(Records for the task)
<<<<
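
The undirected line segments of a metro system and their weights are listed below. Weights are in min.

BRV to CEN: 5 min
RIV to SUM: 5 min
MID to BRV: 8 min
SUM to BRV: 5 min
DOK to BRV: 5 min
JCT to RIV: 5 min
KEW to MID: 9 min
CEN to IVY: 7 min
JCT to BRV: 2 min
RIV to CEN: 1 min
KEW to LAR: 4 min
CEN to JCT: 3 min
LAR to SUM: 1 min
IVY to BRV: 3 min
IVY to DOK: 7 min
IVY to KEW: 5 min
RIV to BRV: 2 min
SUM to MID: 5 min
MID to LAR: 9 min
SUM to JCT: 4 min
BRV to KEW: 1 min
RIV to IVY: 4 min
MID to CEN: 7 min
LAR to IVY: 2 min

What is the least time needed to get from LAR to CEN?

Compare a few routes:
LAR - SUM - RIV - CEN: 1+5+1 = 7
LAR - SUM - JCT - CEN: 1+4+3 = 8
LAR - IVY - BRV - RIV - CEN: 2+3+2+1 = 8
Cheapest is LAR - SUM - RIV - CEN at 7 min.

7 min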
>>>>
(What the task requires) Every entry should be output again exactly as written.

(Exercise result)
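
The undirected line segments of a metro system and their weights are listed below. Weights are in min.

BRV to CEN: 5 min
RIV to SUM: 5 min
MID to BRV: 8 min
SUM to BRV: 5 min
DOK to BRV: 5 min
JCT to RIV: 5 min
KEW to MID: 9 min
CEN to IVY: 7 min
JCT to BRV: 2 min
RIV to CEN: 1 min
KEW to LAR: 4 min
CEN to JCT: 3 min
LAR to SUM: 1 min
IVY to BRV: 3 min
IVY to DOK: 7 min
IVY to KEW: 5 min
RIV to BRV: 2 min
SUM to MID: 5 min
MID to LAR: 9 min
SUM to JCT: 4 min
BRV to KEW: 1 min
RIV to IVY: 4 min
MID to CEN: 7 min
LAR to IVY: 2 min

What is the least time needed to get from LAR to CEN?

Compare a few routes:
LAR - SUM - RIV - CEN: 1+5+1 = 7
LAR - SUM - JCT - CEN: 1+4+3 = 8
LAR - IVY - BRV - RIV - CEN: 2+3+2+1 = 8
Cheapest is LAR - SUM - RIV - CEN at 7 min.

7 min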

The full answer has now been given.